(Collection entries)
┄┄┄┄┄┄┄┄┄┄
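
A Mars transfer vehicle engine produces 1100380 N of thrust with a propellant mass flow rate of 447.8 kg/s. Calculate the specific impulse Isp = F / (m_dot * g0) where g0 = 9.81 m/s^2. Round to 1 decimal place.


Step 1: m_dot * g0 = 447.8 * 9.81 = 4392.92
Step 2: Isp = 1100380 / 4392.92 = 250.5 s

250.5


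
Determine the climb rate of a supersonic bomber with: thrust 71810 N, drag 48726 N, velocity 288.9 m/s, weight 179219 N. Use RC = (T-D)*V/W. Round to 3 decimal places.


Step 1: Excess thrust = T - D = 71810 - 48726 = 23084 N
Step 2: Excess power = 23084 * 288.9 = 6668967.6 W
Step 3: RC = 6668967.6 / 179219 = 37.211 m/s

37.211


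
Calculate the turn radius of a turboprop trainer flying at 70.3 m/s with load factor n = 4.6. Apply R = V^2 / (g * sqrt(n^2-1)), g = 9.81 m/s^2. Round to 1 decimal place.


Step 1: V^2 = 70.3^2 = 4942.09
Step 2: n^2 - 1 = 4.6^2 - 1 = 20.16
Step 3: sqrt(20.16) = 4.489989
Step 4: R = 4942.09 / (9.81 * 4.489989) = 112.2 m

112.2


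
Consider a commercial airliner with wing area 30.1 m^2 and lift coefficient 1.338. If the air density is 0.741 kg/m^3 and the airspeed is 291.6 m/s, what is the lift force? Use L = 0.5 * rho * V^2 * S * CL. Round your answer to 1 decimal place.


Step 1: Calculate dynamic pressure q = 0.5 * 0.741 * 291.6^2 = 0.5 * 0.741 * 85030.56 = 31503.8225 Pa
Step 2: Multiply by wing area and lift coefficient: L = 31503.8225 * 30.1 * 1.338
Step 3: L = 948265.0566 * 1.338 = 1268778.6 N

1268778.6


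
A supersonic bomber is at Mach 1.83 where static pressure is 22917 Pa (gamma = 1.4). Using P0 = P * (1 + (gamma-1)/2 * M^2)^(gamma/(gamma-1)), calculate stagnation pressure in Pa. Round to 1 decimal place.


Step 1: (gamma-1)/2 * M^2 = 0.2 * 3.3489 = 0.66978
Step 2: 1 + 0.66978 = 1.66978
Step 3: Exponent gamma/(gamma-1) = 3.5
Step 4: P0 = 22917 * 1.66978^3.5 = 137868.5 Pa

137868.5


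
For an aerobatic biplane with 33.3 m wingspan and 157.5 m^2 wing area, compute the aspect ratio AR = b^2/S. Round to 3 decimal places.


Step 1: b^2 = 33.3^2 = 1108.89
Step 2: AR = 1108.89 / 157.5 = 7.041

7.041


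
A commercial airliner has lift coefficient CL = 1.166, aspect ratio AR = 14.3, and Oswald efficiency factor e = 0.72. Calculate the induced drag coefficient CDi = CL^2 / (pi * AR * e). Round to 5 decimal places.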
┄┄┄┄┄┄┄┄┄┄
> What is required:
Your reply should contain each entry, copied without alteration.

> Task response:
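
A Mars transfer vehicle engine produces 1100380 N of thrust with a propellant mass flow rate of 447.8 kg/s. Calculate the specific impulse Isp = F / (m_dot * g0) where g0 = 9.81 m/s^2. Round to 1 decimal place.


Step 1: m_dot * g0 = 447.8 * 9.81 = 4392.92
Step 2: Isp = 1100380 / 4392.92 = 250.5 s

250.5


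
Determine the climb rate of a supersonic bomber with: thrust 71810 N, drag 48726 N, velocity 288.9 m/s, weight 179219 N. Use RC = (T-D)*V/W. Round to 3 decimal places.


Step 1: Excess thrust = T - D = 71810 - 48726 = 23084 N
Step 2: Excess power = 23084 * 288.9 = 6668967.6 W
Step 3: RC = 6668967.6 / 179219 = 37.211 m/s

37.211


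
Calculate the turn radius of a turboprop trainer flying at 70.3 m/s with load factor n = 4.6. Apply R = V^2 / (g * sqrt(n^2-1)), g = 9.81 m/s^2. Round to 1 decimal place.


Step 1: V^2 = 70.3^2 = 4942.09
Step 2: n^2 - 1 = 4.6^2 - 1 = 20.16
Step 3: sqrt(20.16) = 4.489989
Step 4: R = 4942.09 / (9.81 * 4.489989) = 112.2 m

112.2


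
Consider a commercial airliner with wing area 30.1 m^2 and lift coefficient 1.338. If the air density is 0.741 kg/m^3 and the airspeed is 291.6 m/s, what is the lift force? Use L = 0.5 * rho * V^2 * S * CL. Round your answer to 1 decimal place.


Step 1: Calculate dynamic pressure q = 0.5 * 0.741 * 291.6^2 = 0.5 * 0.741 * 85030.56 = 31503.8225 Pa
Step 2: Multiply by wing area and lift coefficient: L = 31503.8225 * 30.1 * 1.338
Step 3: L = 948265.0566 * 1.338 = 1268778.6 N

1268778.6


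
A supersonic bomber is at Mach 1.83 where static pressure is 22917 Pa (gamma = 1.4). Using P0 = P * (1 + (gamma-1)/2 * M^2)^(gamma/(gamma-1)), calculate stagnation pressure in Pa. Round to 1 decimal place.


Step 1: (gamma-1)/2 * M^2 = 0.2 * 3.3489 = 0.66978
Step 2: 1 + 0.66978 = 1.66978
Step 3: Exponent gamma/(gamma-1) = 3.5
Step 4: P0 = 22917 * 1.66978^3.5 = 137868.5 Pa

137868.5


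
For an aerobatic biplane with 33.3 m wingspan and 157.5 m^2 wing area, compute the aspect ratio AR = b^2/S. Round to 3 decimal places.


Step 1: b^2 = 33.3^2 = 1108.89
Step 2: AR = 1108.89 / 157.5 = 7.041

7.041


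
A commercial airliner has lift coefficient CL = 1.166, aspect ratio AR = 14.3, and Oswald efficiency factor e = 0.72. Calculate the induced drag coefficient CDi = CL^2 / (pi * AR * e). Round to 5 decimal places.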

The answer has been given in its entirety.